----- Exercise inputs -----
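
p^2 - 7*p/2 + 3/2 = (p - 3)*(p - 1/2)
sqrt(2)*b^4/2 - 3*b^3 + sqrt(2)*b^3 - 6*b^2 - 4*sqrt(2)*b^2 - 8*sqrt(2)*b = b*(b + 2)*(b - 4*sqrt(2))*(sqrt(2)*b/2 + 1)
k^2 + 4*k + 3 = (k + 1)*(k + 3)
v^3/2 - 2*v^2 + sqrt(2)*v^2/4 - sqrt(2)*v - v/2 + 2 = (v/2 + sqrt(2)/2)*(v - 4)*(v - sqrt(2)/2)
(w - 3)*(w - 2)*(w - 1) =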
-----
----- Exercise inputs -----
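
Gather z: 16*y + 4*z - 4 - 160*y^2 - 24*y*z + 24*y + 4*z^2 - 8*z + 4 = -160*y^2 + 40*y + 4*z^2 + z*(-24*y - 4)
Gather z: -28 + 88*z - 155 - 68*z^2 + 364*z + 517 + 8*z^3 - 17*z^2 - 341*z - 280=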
-----
Work required: Search the preceding listing for "sqrt" and extract every line where it is found.

Your response:
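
sqrt(2)*b^4/2 - 3*b^3 + sqrt(2)*b^3 - 6*b^2 - 4*sqrt(2)*b^2 - 8*sqrt(2)*b = b*(b + 2)*(b - 4*sqrt(2))*(sqrt(2)*b/2 + 1)
v^3/2 - 2*v^2 + sqrt(2)*v^2/4 - sqrt(2)*v - v/2 + 2 = (v/2 + sqrt(2)/2)*(v - 4)*(v - sqrt(2)/2)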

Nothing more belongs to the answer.